Exercise directions: All of the lines below should be printed again exactly as they are.

··· Excerpted data ···

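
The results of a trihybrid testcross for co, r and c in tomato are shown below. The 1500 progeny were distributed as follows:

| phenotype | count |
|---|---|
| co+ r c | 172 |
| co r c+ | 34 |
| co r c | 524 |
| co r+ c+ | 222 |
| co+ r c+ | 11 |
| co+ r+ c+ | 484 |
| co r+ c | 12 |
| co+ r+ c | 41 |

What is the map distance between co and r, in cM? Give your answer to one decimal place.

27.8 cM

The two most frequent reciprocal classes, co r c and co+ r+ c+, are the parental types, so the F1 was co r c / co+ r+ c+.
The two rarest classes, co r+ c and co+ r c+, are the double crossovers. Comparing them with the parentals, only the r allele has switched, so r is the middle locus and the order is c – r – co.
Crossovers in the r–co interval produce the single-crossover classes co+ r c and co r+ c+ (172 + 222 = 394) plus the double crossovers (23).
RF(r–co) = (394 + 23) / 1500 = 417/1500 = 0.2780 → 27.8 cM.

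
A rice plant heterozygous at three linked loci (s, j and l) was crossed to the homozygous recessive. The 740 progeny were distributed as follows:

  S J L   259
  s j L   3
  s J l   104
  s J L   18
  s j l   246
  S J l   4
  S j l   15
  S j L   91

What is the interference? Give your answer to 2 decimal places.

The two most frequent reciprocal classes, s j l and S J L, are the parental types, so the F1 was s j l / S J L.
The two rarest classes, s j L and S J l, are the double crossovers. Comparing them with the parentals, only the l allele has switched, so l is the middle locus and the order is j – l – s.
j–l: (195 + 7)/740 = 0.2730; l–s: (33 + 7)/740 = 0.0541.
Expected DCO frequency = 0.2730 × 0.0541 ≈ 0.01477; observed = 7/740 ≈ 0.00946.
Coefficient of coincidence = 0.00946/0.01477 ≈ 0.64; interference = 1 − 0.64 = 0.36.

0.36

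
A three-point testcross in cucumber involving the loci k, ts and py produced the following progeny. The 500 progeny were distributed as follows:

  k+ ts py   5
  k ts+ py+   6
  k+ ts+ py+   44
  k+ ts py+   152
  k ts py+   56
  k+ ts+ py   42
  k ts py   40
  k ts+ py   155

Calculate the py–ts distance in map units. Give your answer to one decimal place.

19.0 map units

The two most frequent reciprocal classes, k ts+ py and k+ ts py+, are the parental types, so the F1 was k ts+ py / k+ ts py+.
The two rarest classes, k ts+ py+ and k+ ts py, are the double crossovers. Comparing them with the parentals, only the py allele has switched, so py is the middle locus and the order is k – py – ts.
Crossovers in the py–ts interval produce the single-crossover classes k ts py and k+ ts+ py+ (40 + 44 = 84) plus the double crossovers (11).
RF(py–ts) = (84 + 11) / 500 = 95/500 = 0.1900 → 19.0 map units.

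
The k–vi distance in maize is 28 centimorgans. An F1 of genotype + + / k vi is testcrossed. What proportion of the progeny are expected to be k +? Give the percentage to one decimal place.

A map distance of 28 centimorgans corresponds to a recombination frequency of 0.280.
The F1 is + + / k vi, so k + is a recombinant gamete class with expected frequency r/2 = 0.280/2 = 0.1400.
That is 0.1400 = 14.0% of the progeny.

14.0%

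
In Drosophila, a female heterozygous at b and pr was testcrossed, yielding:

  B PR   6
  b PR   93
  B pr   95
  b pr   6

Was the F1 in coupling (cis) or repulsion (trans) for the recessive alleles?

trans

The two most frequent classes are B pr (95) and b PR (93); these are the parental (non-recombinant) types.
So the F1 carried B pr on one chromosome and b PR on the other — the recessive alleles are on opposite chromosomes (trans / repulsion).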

···

Expected output:
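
The results of a trihybrid testcross for co, r and c in tomato are shown below. The 1500 progeny were distributed as follows:

| phenotype | count |
|---|---|
| co+ r c | 172 |
| co r c+ | 34 |
| co r c | 524 |
| co r+ c+ | 222 |
| co+ r c+ | 11 |
| co+ r+ c+ | 484 |
| co r+ c | 12 |
| co+ r+ c | 41 |

What is the map distance between co and r, in cM? Give your answer to one decimal place.

27.8 cM

The two most frequent reciprocal classes, co r c and co+ r+ c+, are the parental types, so the F1 was co r c / co+ r+ c+.
The two rarest classes, co r+ c and co+ r c+, are the double crossovers. Comparing them with the parentals, only the r allele has switched, so r is the middle locus and the order is c – r – co.
Crossovers in the r–co interval produce the single-crossover classes co+ r c and co r+ c+ (172 + 222 = 394) plus the double crossovers (23).
RF(r–co) = (394 + 23) / 1500 = 417/1500 = 0.2780 → 27.8 cM.

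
A rice plant heterozygous at three linked loci (s, j and l) was crossed to the homozygous recessive. The 740 progeny were distributed as follows:

  S J L   259
  s j L   3
  s J l   104
  s J L   18
  s j l   246
  S J l   4
  S j l   15
  S j L   91

What is the interference? Give your answer to 2 decimal places.

The two most frequent reciprocal classes, s j l and S J L, are the parental types, so the F1 was s j l / S J L.
The two rarest classes, s j L and S J l, are the double crossovers. Comparing them with the parentals, only the l allele has switched, so l is the middle locus and the order is j – l – s.
j–l: (195 + 7)/740 = 0.2730; l–s: (33 + 7)/740 = 0.0541.
Expected DCO frequency = 0.2730 × 0.0541 ≈ 0.01477; observed = 7/740 ≈ 0.00946.
Coefficient of coincidence = 0.00946/0.01477 ≈ 0.64; interference = 1 − 0.64 = 0.36.

0.36

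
A three-point testcross in cucumber involving the loci k, ts and py produced the following progeny. The 500 progeny were distributed as follows:

  k+ ts py   5
  k ts+ py+   6
  k+ ts+ py+   44
  k+ ts py+   152
  k ts py+   56
  k+ ts+ py   42
  k ts py   40
  k ts+ py   155

Calculate the py–ts distance in map units. Give your answer to one decimal place.

19.0 map units

The two most frequent reciprocal classes, k ts+ py and k+ ts py+, are the parental types, so the F1 was k ts+ py / k+ ts py+.
The two rarest classes, k ts+ py+ and k+ ts py, are the double crossovers. Comparing them with the parentals, only the py allele has switched, so py is the middle locus and the order is k – py – ts.
Crossovers in the py–ts interval produce the single-crossover classes k ts py and k+ ts+ py+ (40 + 44 = 84) plus the double crossovers (11).
RF(py–ts) = (84 + 11) / 500 = 95/500 = 0.1900 → 19.0 map units.

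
The k–vi distance in maize is 28 centimorgans. An F1 of genotype + + / k vi is testcrossed. What proportion of the progeny are expected to be k +? Give the percentage to one decimal place.

A map distance of 28 centimorgans corresponds to a recombination frequency of 0.280.
The F1 is + + / k vi, so k + is a recombinant gamete class with expected frequency r/2 = 0.280/2 = 0.1400.
That is 0.1400 = 14.0% of the progeny.

14.0%

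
In Drosophila, a female heterozygous at b and pr was testcrossed, yielding:

  B PR   6
  b PR   93
  B pr   95
  b pr   6

Was the F1 in coupling (cis) or repulsion (trans) for the recessive alleles?

trans

The two most frequent classes are B pr (95) and b PR (93); these are the parental (non-recombinant) types.
So the F1 carried B pr on one chromosome and b PR on the other — the recessive alleles are on opposite chromosomes (trans / repulsion).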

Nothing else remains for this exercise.